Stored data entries
========================================================================

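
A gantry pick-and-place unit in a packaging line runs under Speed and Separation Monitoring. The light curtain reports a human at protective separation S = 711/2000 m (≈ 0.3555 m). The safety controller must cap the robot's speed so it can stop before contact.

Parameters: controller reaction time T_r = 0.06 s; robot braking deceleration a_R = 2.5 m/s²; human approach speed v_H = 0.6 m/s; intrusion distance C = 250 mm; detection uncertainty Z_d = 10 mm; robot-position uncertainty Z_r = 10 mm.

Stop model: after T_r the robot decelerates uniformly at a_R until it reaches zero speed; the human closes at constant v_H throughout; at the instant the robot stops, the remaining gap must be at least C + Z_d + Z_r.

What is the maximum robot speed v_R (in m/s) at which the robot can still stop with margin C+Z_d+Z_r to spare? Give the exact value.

quadratic (1/5)·v² + (3/10)·v + (-99/2000) = 0
  disc = (3/10)² − 4·(1/5)·(-99/2000) = 81/625 ; √disc = 9/25
  v_R = (−(3/10) + 9/25) / (2·(1/5)) = 3/20 m/s
check:
T_s = v_R/a_R = (3/20)/(5/2) = 0.0600 s
reaction-phase robot travel = 0.1500·0.0600 = 0.0090 m
robot covers 0.1500·0.0600 − ½·2.5000·0.0600² = 0.0045 m while stopping
person approaches 0.6000·(0.0600+0.0600) = 0.0720 m
margins: 0.2500+0.0100+0.0100 = 0.2700 m
sum ≈ 0.0090+0.0045+0.0720+0.2700 ≈ 0.3555 m = S ✓

v_R_max = 3/20 m/s = 0.1500 m/s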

========================================================================

* Work to be completed
Transcribe the records exactly as given.

* Solution to the exercise
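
A gantry pick-and-place unit in a packaging line runs under Speed and Separation Monitoring. The light curtain reports a human at protective separation S = 711/2000 m (≈ 0.3555 m). The safety controller must cap the robot's speed so it can stop before contact.

Parameters: controller reaction time T_r = 0.06 s; robot braking deceleration a_R = 2.5 m/s²; human approach speed v_H = 0.6 m/s; intrusion distance C = 250 mm; detection uncertainty Z_d = 10 mm; robot-position uncertainty Z_r = 10 mm.

Stop model: after T_r the robot decelerates uniformly at a_R until it reaches zero speed; the human closes at constant v_H throughout; at the instant the robot stops, the remaining gap must be at least C + Z_d + Z_r.

What is the maximum robot speed v_R (in m/s) at which the robot can still stop with margin C+Z_d+Z_r to spare? Give the exact value.

quadratic (1/5)·v² + (3/10)·v + (-99/2000) = 0
  disc = (3/10)² − 4·(1/5)·(-99/2000) = 81/625 ; √disc = 9/25
  v_R = (−(3/10) + 9/25) / (2·(1/5)) = 3/20 m/s
check:
T_s = v_R/a_R = (3/20)/(5/2) = 0.0600 s
reaction-phase robot travel = 0.1500·0.0600 = 0.0090 m
robot covers 0.1500·0.0600 − ½·2.5000·0.0600² = 0.0045 m while stopping
person approaches 0.6000·(0.0600+0.0600) = 0.0720 m
margins: 0.2500+0.0100+0.0100 = 0.2700 m
sum ≈ 0.0090+0.0045+0.0720+0.2700 ≈ 0.3555 m = S ✓

v_R_max = 3/20 m/s = 0.1500 m/s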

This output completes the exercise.